| What you have to do |
Repeat each line of the records below exactly.

Top of Extracted information

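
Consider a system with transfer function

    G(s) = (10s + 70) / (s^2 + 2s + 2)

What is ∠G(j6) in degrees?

At s = j6: numerator = 70 + j60, denominator = -34 + j12.
∠G = ∠num − ∠den = 40.601° − (160.56°) = -120.0°.

∠G(j6) ≈ -120.0°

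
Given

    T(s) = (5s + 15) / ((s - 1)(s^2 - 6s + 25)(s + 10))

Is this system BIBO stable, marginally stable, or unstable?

unstable

The poles can be read from the denominator factors: s = 1, 3 + 4j, 3 - 4j, -10.
Since the pole(s) at s = 1, 3 ± 4j lie in the right half-plane, the system is unstable.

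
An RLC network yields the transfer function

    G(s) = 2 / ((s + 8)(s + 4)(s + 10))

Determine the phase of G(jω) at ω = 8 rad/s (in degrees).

At s = j8: numerator = 2, denominator = -1088 + j704.
∠G = ∠num − ∠den = 0° − (147.09°) = -147.1°.

∠G(j8) ≈ -147.1°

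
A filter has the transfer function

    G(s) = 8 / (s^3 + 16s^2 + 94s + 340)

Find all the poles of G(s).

The poles are the roots of the denominator s^3 + 16s^2 + 94s + 340 = 0.
Trying s = -10: the polynomial evaluates to 0, so (s + 10) is a factor.
Dividing out leaves s^2 + 6s + 34 = 0.
The quadratic formula then gives s = -3 ± 5j.

s = -3 ± 5j, -10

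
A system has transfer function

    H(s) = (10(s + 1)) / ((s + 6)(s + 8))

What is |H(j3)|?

|H(j3)| ≈ 0.5517

Substitute s = j3: numerator = 10 + j30, denominator = 39 + j42.
|H(j3)| = |10 + j30| / |39 + j42| = 31.623 / 57.315 ≈ 0.5517.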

Bottom of Extracted information

| Answer box |
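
Consider a system with transfer function

    G(s) = (10s + 70) / (s^2 + 2s + 2)

What is ∠G(j6) in degrees?

At s = j6: numerator = 70 + j60, denominator = -34 + j12.
∠G = ∠num − ∠den = 40.601° − (160.56°) = -120.0°.

∠G(j6) ≈ -120.0°

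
Given

    T(s) = (5s + 15) / ((s - 1)(s^2 - 6s + 25)(s + 10))

Is this system BIBO stable, marginally stable, or unstable?

unstable

The poles can be read from the denominator factors: s = 1, 3 + 4j, 3 - 4j, -10.
Since the pole(s) at s = 1, 3 ± 4j lie in the right half-plane, the system is unstable.

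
An RLC network yields the transfer function

    G(s) = 2 / ((s + 8)(s + 4)(s + 10))

Determine the phase of G(jω) at ω = 8 rad/s (in degrees).

At s = j8: numerator = 2, denominator = -1088 + j704.
∠G = ∠num − ∠den = 0° − (147.09°) = -147.1°.

∠G(j8) ≈ -147.1°

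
A filter has the transfer function

    G(s) = 8 / (s^3 + 16s^2 + 94s + 340)

Find all the poles of G(s).

The poles are the roots of the denominator s^3 + 16s^2 + 94s + 340 = 0.
Trying s = -10: the polynomial evaluates to 0, so (s + 10) is a factor.
Dividing out leaves s^2 + 6s + 34 = 0.
The quadratic formula then gives s = -3 ± 5j.

s = -3 ± 5j, -10

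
A system has transfer function

    H(s) = (10(s + 1)) / ((s + 6)(s + 8))

What is |H(j3)|?

|H(j3)| ≈ 0.5517

Substitute s = j3: numerator = 10 + j30, denominator = 39 + j42.
|H(j3)| = |10 + j30| / |39 + j42| = 31.623 / 57.315 ≈ 0.5517.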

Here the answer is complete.